# Source data
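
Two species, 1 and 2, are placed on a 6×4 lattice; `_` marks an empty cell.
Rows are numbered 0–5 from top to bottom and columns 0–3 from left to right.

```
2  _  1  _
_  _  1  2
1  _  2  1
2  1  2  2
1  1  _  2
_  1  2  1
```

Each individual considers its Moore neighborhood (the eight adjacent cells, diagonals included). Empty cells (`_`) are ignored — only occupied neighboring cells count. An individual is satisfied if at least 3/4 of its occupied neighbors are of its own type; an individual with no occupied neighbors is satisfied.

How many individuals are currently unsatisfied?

(0,0)2 0/0 ok
(0,2)1 1/2 unhappy
(1,2)1 2/4 unhappy
(1,3)2 1/4 unhappy
(2,0)1 1/2 unhappy
(2,2)2 3/6 unhappy
(2,3)1 1/5 unhappy
(3,0)2 0/4 unhappy
(3,1)1 3/6 unhappy
(3,2)2 3/6 unhappy
(3,3)2 3/4 ok
(4,0)1 3/4 ok
(4,1)1 3/6 unhappy
(4,3)2 3/4 ok
(5,1)1 2/3 unhappy
(5,2)2 1/4 unhappy
(5,3)1 0/2 unhappy
Unsatisfied: (0,2), (1,2), (1,3), (2,0), (2,2), (2,3), (3,0), (3,1), (3,2), (4,1), (5,1), (5,2), (5,3) — 13 in total.

13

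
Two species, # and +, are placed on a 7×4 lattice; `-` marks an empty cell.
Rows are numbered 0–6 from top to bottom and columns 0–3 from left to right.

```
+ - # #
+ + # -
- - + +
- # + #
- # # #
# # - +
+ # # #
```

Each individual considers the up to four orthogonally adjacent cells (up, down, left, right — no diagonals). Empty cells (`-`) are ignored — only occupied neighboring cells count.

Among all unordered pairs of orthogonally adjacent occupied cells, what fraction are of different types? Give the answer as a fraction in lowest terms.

Scan each occupied cell's neighbors to the right and below so each pair is counted once.
Row 0: +(0,0)–+(1,0)= #(0,2)–#(0,3)= #(0,2)–#(1,2)=  → 0/3 unlike.
Row 1: +(1,0)–+(1,1)= +(1,1)–#(1,2)≠ #(1,2)–+(2,2)≠  → 2/3 unlike.
Row 2: +(2,2)–+(2,3)= +(2,2)–+(3,2)= +(2,3)–#(3,3)≠  → 1/3 unlike.
Row 3: #(3,1)–+(3,2)≠ #(3,1)–#(4,1)= +(3,2)–#(3,3)≠ +(3,2)–#(4,2)≠ #(3,3)–#(4,3)=  → 3/5 unlike.
Row 4: #(4,1)–#(4,2)= #(4,1)–#(5,1)= #(4,2)–#(4,3)= #(4,3)–+(5,3)≠  → 1/4 unlike.
Row 5: #(5,0)–#(5,1)= #(5,0)–+(6,0)≠ #(5,1)–#(6,1)= +(5,3)–#(6,3)≠  → 2/4 unlike.
Row 6: +(6,0)–#(6,1)≠ #(6,1)–#(6,2)= #(6,2)–#(6,3)=  → 1/3 unlike.
Total adjacent occupied pairs: 25; unlike-type pairs: 10.
10/25 reduces to 2/5.

2/5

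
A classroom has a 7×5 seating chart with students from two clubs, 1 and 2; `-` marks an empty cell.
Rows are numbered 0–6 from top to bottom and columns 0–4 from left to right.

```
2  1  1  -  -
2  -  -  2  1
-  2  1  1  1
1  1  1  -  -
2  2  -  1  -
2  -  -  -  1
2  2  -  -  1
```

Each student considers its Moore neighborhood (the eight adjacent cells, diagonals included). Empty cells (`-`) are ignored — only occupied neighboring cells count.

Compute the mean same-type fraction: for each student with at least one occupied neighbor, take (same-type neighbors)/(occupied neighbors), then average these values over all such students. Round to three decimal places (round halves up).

0.631

Row 0: (0,0)2 1/2 · (0,1)1 1/3 · (0,2)1 1/2
Row 1: (1,0)2 2/3 · (1,3)2 0/5 · (1,4)1 2/3
Row 2: (2,1)2 1/5 · (2,2)1 3/5 · (2,3)1 4/5 · (2,4)1 2/3
Row 3: (3,0)1 1/4 · (3,1)1 3/6 · (3,2)1 4/6
Row 4: (4,0)2 2/4 · (4,1)2 2/5 · (4,3)1 2/2
Row 5: (5,0)2 4/4 · (5,4)1 2/2
Row 6: (6,0)2 2/2 · (6,1)2 2/2 · (6,4)1 1/1
Sum over 21 students: 1/2 + 1/3 + 1/2 + 2/3 + 0/5 + 2/3 + 1/5 + 3/5 + 4/5 + 2/3 + 1/4 + 3/6 + 4/6 + 2/4 + 2/5 + 2/2 + 4/4 + 2/2 + 2/2 + 2/2 + 1/1 = 53/4; mean = 53/4 ÷ 21 = 53/84 = 0.630952… → 0.631.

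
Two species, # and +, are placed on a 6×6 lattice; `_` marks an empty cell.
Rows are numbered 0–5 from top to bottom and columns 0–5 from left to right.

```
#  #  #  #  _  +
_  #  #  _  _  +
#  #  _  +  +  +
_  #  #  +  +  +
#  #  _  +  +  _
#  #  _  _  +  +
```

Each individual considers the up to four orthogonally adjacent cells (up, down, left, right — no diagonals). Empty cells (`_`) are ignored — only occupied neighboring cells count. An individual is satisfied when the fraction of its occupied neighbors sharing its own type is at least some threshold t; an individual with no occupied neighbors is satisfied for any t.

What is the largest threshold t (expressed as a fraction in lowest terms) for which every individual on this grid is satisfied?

(0,0)# 1/1
(0,1)# 3/3
(0,2)# 3/3
(0,3)# 1/1
(0,5)+ 1/1
(1,1)# 3/3
(1,2)# 2/2
(1,5)+ 2/2
(2,0)# 1/1
(2,1)# 3/3
(2,3)+ 2/2
(2,4)+ 3/3
(2,5)+ 3/3
(3,1)# 3/3
(3,2)# 1/2
(3,3)+ 3/4
(3,4)+ 4/4
(3,5)+ 2/2
(4,0)# 2/2
(4,1)# 3/3
(4,3)+ 2/2
(4,4)+ 3/3
(5,0)# 2/2
(5,1)# 2/2
(5,4)+ 2/2
(5,5)+ 1/1
The smallest same-type fraction is 1/2 at (3,2), which reduces to 1/2. Any threshold above that leaves this individual unsatisfied.

1/2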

# Instructions for the task
Write each entry out again, exactly as it reads above.

# Task response
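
Two species, 1 and 2, are placed on a 6×4 lattice; `_` marks an empty cell.
Rows are numbered 0–5 from top to bottom and columns 0–3 from left to right.

```
2  _  1  _
_  _  1  2
1  _  2  1
2  1  2  2
1  1  _  2
_  1  2  1
```

Each individual considers its Moore neighborhood (the eight adjacent cells, diagonals included). Empty cells (`_`) are ignored — only occupied neighboring cells count. An individual is satisfied if at least 3/4 of its occupied neighbors are of its own type; an individual with no occupied neighbors is satisfied.

How many individuals are currently unsatisfied?

(0,0)2 0/0 ok
(0,2)1 1/2 unhappy
(1,2)1 2/4 unhappy
(1,3)2 1/4 unhappy
(2,0)1 1/2 unhappy
(2,2)2 3/6 unhappy
(2,3)1 1/5 unhappy
(3,0)2 0/4 unhappy
(3,1)1 3/6 unhappy
(3,2)2 3/6 unhappy
(3,3)2 3/4 ok
(4,0)1 3/4 ok
(4,1)1 3/6 unhappy
(4,3)2 3/4 ok
(5,1)1 2/3 unhappy
(5,2)2 1/4 unhappy
(5,3)1 0/2 unhappy
Unsatisfied: (0,2), (1,2), (1,3), (2,0), (2,2), (2,3), (3,0), (3,1), (3,2), (4,1), (5,1), (5,2), (5,3) — 13 in total.

13

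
Two species, # and +, are placed on a 7×4 lattice; `-` marks an empty cell.
Rows are numbered 0–6 from top to bottom and columns 0–3 from left to right.

```
+ - # #
+ + # -
- - + +
- # + #
- # # #
# # - +
+ # # #
```

Each individual considers the up to four orthogonally adjacent cells (up, down, left, right — no diagonals). Empty cells (`-`) are ignored — only occupied neighboring cells count.

Among all unordered pairs of orthogonally adjacent occupied cells, what fraction are of different types? Give the answer as a fraction in lowest terms.

Scan each occupied cell's neighbors to the right and below so each pair is counted once.
Row 0: +(0,0)–+(1,0)= #(0,2)–#(0,3)= #(0,2)–#(1,2)=  → 0/3 unlike.
Row 1: +(1,0)–+(1,1)= +(1,1)–#(1,2)≠ #(1,2)–+(2,2)≠  → 2/3 unlike.
Row 2: +(2,2)–+(2,3)= +(2,2)–+(3,2)= +(2,3)–#(3,3)≠  → 1/3 unlike.
Row 3: #(3,1)–+(3,2)≠ #(3,1)–#(4,1)= +(3,2)–#(3,3)≠ +(3,2)–#(4,2)≠ #(3,3)–#(4,3)=  → 3/5 unlike.
Row 4: #(4,1)–#(4,2)= #(4,1)–#(5,1)= #(4,2)–#(4,3)= #(4,3)–+(5,3)≠  → 1/4 unlike.
Row 5: #(5,0)–#(5,1)= #(5,0)–+(6,0)≠ #(5,1)–#(6,1)= +(5,3)–#(6,3)≠  → 2/4 unlike.
Row 6: +(6,0)–#(6,1)≠ #(6,1)–#(6,2)= #(6,2)–#(6,3)=  → 1/3 unlike.
Total adjacent occupied pairs: 25; unlike-type pairs: 10.
10/25 reduces to 2/5.

2/5

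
A classroom has a 7×5 seating chart with students from two clubs, 1 and 2; `-` marks an empty cell.
Rows are numbered 0–6 from top to bottom and columns 0–4 from left to right.

```
2  1  1  -  -
2  -  -  2  1
-  2  1  1  1
1  1  1  -  -
2  2  -  1  -
2  -  -  -  1
2  2  -  -  1
```

Each student considers its Moore neighborhood (the eight adjacent cells, diagonals included). Empty cells (`-`) are ignored — only occupied neighboring cells count.

Compute the mean same-type fraction: for each student with at least one occupied neighbor, take (same-type neighbors)/(occupied neighbors), then average these values over all such students. Round to three decimal places (round halves up).

0.631

Row 0: (0,0)2 1/2 · (0,1)1 1/3 · (0,2)1 1/2
Row 1: (1,0)2 2/3 · (1,3)2 0/5 · (1,4)1 2/3
Row 2: (2,1)2 1/5 · (2,2)1 3/5 · (2,3)1 4/5 · (2,4)1 2/3
Row 3: (3,0)1 1/4 · (3,1)1 3/6 · (3,2)1 4/6
Row 4: (4,0)2 2/4 · (4,1)2 2/5 · (4,3)1 2/2
Row 5: (5,0)2 4/4 · (5,4)1 2/2
Row 6: (6,0)2 2/2 · (6,1)2 2/2 · (6,4)1 1/1
Sum over 21 students: 1/2 + 1/3 + 1/2 + 2/3 + 0/5 + 2/3 + 1/5 + 3/5 + 4/5 + 2/3 + 1/4 + 3/6 + 4/6 + 2/4 + 2/5 + 2/2 + 4/4 + 2/2 + 2/2 + 2/2 + 1/1 = 53/4; mean = 53/4 ÷ 21 = 53/84 = 0.630952… → 0.631.

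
Two species, # and +, are placed on a 6×6 lattice; `_` marks an empty cell.
Rows are numbered 0–5 from top to bottom and columns 0–5 from left to right.

```
#  #  #  #  _  +
_  #  #  _  _  +
#  #  _  +  +  +
_  #  #  +  +  +
#  #  _  +  +  _
#  #  _  _  +  +
```

Each individual considers the up to four orthogonally adjacent cells (up, down, left, right — no diagonals). Empty cells (`_`) are ignored — only occupied neighboring cells count. An individual is satisfied when the fraction of its occupied neighbors sharing its own type is at least some threshold t; an individual with no occupied neighbors is satisfied for any t.

What is the largest threshold t (expressed as a fraction in lowest terms) for which every individual on this grid is satisfied?

(0,0)# 1/1
(0,1)# 3/3
(0,2)# 3/3
(0,3)# 1/1
(0,5)+ 1/1
(1,1)# 3/3
(1,2)# 2/2
(1,5)+ 2/2
(2,0)# 1/1
(2,1)# 3/3
(2,3)+ 2/2
(2,4)+ 3/3
(2,5)+ 3/3
(3,1)# 3/3
(3,2)# 1/2
(3,3)+ 3/4
(3,4)+ 4/4
(3,5)+ 2/2
(4,0)# 2/2
(4,1)# 3/3
(4,3)+ 2/2
(4,4)+ 3/3
(5,0)# 2/2
(5,1)# 2/2
(5,4)+ 2/2
(5,5)+ 1/1
The smallest same-type fraction is 1/2 at (3,2), which reduces to 1/2. Any threshold above that leaves this individual unsatisfied.

1/2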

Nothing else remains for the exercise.